[Given information]
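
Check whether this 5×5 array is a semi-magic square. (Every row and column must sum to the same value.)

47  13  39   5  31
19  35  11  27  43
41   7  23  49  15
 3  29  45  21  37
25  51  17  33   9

Yes

Row 1: 47 + 13 + 39 + 5 + 31 = 135.
Row 2: 19 + 35 + 11 + 27 + 43 = 135.
Row 3: 41 + 7 + 23 + 49 + 15 = 135.
Row 4: 3 + 29 + 45 + 21 + 37 = 135.
Row 5: 25 + 51 + 17 + 33 + 9 = 135.
Column 1: 47 + 19 + 41 + 3 + 25 = 135.
Column 2: 13 + 35 + 7 + 29 + 51 = 135.
Column 3: 39 + 11 + 23 + 45 + 17 = 135.
Column 4: 5 + 27 + 49 + 21 + 33 = 135.
Column 5: 31 + 43 + 15 + 37 + 9 = 135.
All lines sum to 135.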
[/Given information]
[Exercise aim]
Would you write the material out again, exactly as given above?

[Reply to the task]
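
Check whether this 5×5 array is a semi-magic square. (Every row and column must sum to the same value.)

47  13  39   5  31
19  35  11  27  43
41   7  23  49  15
 3  29  45  21  37
25  51  17  33   9

Yes

Row 1: 47 + 13 + 39 + 5 + 31 = 135.
Row 2: 19 + 35 + 11 + 27 + 43 = 135.
Row 3: 41 + 7 + 23 + 49 + 15 = 135.
Row 4: 3 + 29 + 45 + 21 + 37 = 135.
Row 5: 25 + 51 + 17 + 33 + 9 = 135.
Column 1: 47 + 19 + 41 + 3 + 25 = 135.
Column 2: 13 + 35 + 7 + 29 + 51 = 135.
Column 3: 39 + 11 + 23 + 45 + 17 = 135.
Column 4: 5 + 27 + 49 + 21 + 33 = 135.
Column 5: 31 + 43 + 15 + 37 + 9 = 135.
All lines sum to 135.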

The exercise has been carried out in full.